* Your instructions
The expected output is exactly the lines below, starting at the line with "Briarlake: capacity 6, population 17" and ending at the line with "Ashgrove: capacity 8, population 13", both included; no other line belongs in it.

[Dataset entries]
____________________
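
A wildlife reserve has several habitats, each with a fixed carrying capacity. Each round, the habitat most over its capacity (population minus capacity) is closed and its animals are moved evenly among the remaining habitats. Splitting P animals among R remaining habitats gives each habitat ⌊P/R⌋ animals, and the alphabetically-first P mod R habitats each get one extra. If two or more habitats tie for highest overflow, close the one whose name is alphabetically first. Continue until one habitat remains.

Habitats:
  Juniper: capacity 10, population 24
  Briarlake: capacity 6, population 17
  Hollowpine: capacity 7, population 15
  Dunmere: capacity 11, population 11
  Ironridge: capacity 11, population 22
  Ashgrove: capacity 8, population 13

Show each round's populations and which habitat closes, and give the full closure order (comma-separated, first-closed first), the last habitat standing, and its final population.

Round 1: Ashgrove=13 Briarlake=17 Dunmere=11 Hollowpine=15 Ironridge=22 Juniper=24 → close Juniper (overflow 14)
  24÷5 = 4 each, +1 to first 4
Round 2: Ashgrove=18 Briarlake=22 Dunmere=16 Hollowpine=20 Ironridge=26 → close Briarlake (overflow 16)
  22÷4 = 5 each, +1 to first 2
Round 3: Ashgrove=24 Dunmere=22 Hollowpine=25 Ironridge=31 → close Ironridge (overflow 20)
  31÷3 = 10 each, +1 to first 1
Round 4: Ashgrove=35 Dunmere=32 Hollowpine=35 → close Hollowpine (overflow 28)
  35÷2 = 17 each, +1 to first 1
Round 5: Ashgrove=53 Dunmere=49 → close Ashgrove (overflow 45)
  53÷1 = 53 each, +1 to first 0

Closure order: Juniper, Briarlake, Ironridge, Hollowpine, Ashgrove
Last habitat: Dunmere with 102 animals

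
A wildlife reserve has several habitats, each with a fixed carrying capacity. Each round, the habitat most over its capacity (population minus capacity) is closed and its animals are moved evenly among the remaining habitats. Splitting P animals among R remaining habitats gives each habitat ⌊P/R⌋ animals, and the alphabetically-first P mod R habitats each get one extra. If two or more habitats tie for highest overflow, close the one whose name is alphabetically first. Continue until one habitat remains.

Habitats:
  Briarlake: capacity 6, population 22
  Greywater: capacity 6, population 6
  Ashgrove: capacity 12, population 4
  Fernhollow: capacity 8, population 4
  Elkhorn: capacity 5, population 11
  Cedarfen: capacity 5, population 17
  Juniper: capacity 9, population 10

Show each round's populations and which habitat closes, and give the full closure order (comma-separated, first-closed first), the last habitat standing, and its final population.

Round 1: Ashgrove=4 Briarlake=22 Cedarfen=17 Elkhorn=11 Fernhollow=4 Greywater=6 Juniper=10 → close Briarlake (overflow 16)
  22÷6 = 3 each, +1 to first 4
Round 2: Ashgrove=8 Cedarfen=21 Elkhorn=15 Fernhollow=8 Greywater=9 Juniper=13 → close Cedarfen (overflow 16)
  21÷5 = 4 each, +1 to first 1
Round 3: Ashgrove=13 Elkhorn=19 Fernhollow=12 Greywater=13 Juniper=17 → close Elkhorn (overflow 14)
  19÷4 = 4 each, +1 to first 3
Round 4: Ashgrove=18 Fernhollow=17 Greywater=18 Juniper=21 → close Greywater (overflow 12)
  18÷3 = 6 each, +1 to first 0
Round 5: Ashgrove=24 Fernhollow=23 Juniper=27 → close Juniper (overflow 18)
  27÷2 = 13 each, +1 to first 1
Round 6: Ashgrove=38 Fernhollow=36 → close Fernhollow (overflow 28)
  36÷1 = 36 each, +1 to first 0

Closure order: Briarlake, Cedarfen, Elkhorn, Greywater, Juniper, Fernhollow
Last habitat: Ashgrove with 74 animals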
____________________
* Task solution
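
  Briarlake: capacity 6, population 17
  Hollowpine: capacity 7, population 15
  Dunmere: capacity 11, population 11
  Ironridge: capacity 11, population 22
  Ashgrove: capacity 8, population 13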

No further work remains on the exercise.